TASK TO COMPLETE:
Repeat nothing but the lines below running from the one containing "A lead reshuffles" to the one containing "A manager reassigns". Keep both end lines.

DATA SUPPLIED:
----

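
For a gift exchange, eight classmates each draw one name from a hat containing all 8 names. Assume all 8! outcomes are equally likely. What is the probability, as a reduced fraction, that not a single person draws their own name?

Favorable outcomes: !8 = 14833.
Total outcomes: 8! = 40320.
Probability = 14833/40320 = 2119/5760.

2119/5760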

----

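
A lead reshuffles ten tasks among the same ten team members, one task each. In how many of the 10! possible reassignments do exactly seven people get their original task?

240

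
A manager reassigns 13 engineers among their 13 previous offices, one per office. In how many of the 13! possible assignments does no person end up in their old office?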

----

OUTPUT FOR THIS EXERCISE:
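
A lead reshuffles ten tasks among the same ten team members, one task each. In how many of the 10! possible reassignments do exactly seven people get their original task?

240

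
A manager reassigns 13 engineers among their 13 previous offices, one per office. In how many of the 13! possible assignments does no person end up in their old office?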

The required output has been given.